→ What you have to do
Output all the data exactly.

→ Given data
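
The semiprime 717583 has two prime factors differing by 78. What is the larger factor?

Since p = q + 78, we have 717583 = q(q + 78), so q² + 78q − 717583 = 0.
Discriminant: 78² + 4·717583 = 6084 + 2870332 = 2876416; √2876416 = 1696.
q = (−78 + 1696)/2 = 809, and p = q + 78 = 887.
Check: 809 · 887 = 717583.

887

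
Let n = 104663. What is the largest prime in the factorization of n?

104663 = 13 · 8051
8051 = 83 · 97
97 is prime.
So 104663 = 13 · 83 · 97; the largest prime factor is 97.

97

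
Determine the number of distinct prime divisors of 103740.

103740 = 2^2 · 25935
25935 = 3 · 8645
8645 = 5 · 1729
1729 = 7 · 247
247 = 13 · 19
103740 = 2^2 · 3 · 5 · 7 · 13 · 19, which has 6 distinct prime factors.

6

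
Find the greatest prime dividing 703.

37

703 = 19 · 37
37 is prime.
So 703 = 19 · 37; the largest prime factor is 37.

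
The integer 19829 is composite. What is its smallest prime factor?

19829 is odd.
Digit sum 29, not divisible by 3.
Ends in 9: not divisible by 5.
7: 19829 = 7·2832 + 5
11: 19829 = 11·1802 + 7
13: 19829 = 13·1525 + 4
17: 19829 = 17·1166 + 7
19: 19829 = 19·1043 + 12
23: 19829 = 23·862 + 3
29: 19829 = 29·683 + 22
31: 19829 = 31·639 + 20
37: 19829 = 37·535 + 34
41: 19829 = 41·483 + 26
43: 19829 = 43·461 + 6
47: 19829 = 47·421 + 42
53: 19829 = 53·374 + 7
59: 19829 = 59·336 + 5
61: 19829 = 61·325 + 4
67: 19829 = 67·295 + 64
71: 19829 = 71·279 + 20
73: 19829 = 73·271 + 46
79: 19829 = 79·251

79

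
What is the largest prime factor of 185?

185 = 5 · 37
37 is prime.
So 185 = 5 · 37; the largest prime factor is 37.

37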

→ Solution for this problem
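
The semiprime 717583 has two prime factors differing by 78. What is the larger factor?

Since p = q + 78, we have 717583 = q(q + 78), so q² + 78q − 717583 = 0.
Discriminant: 78² + 4·717583 = 6084 + 2870332 = 2876416; √2876416 = 1696.
q = (−78 + 1696)/2 = 809, and p = q + 78 = 887.
Check: 809 · 887 = 717583.

887

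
Let n = 104663. What is the largest prime in the factorization of n?

104663 = 13 · 8051
8051 = 83 · 97
97 is prime.
So 104663 = 13 · 83 · 97; the largest prime factor is 97.

97

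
Determine the number of distinct prime divisors of 103740.

103740 = 2^2 · 25935
25935 = 3 · 8645
8645 = 5 · 1729
1729 = 7 · 247
247 = 13 · 19
103740 = 2^2 · 3 · 5 · 7 · 13 · 19, which has 6 distinct prime factors.

6

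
Find the greatest prime dividing 703.

37

703 = 19 · 37
37 is prime.
So 703 = 19 · 37; the largest prime factor is 37.

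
The integer 19829 is composite. What is its smallest prime factor?

19829 is odd.
Digit sum 29, not divisible by 3.
Ends in 9: not divisible by 5.
7: 19829 = 7·2832 + 5
11: 19829 = 11·1802 + 7
13: 19829 = 13·1525 + 4
17: 19829 = 17·1166 + 7
19: 19829 = 19·1043 + 12
23: 19829 = 23·862 + 3
29: 19829 = 29·683 + 22
31: 19829 = 31·639 + 20
37: 19829 = 37·535 + 34
41: 19829 = 41·483 + 26
43: 19829 = 43·461 + 6
47: 19829 = 47·421 + 42
53: 19829 = 53·374 + 7
59: 19829 = 59·336 + 5
61: 19829 = 61·325 + 4
67: 19829 = 67·295 + 64
71: 19829 = 71·279 + 20
73: 19829 = 73·271 + 46
79: 19829 = 79·251

79

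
What is the largest prime factor of 185?

185 = 5 · 37
37 is prime.
So 185 = 5 · 37; the largest prime factor is 37.

37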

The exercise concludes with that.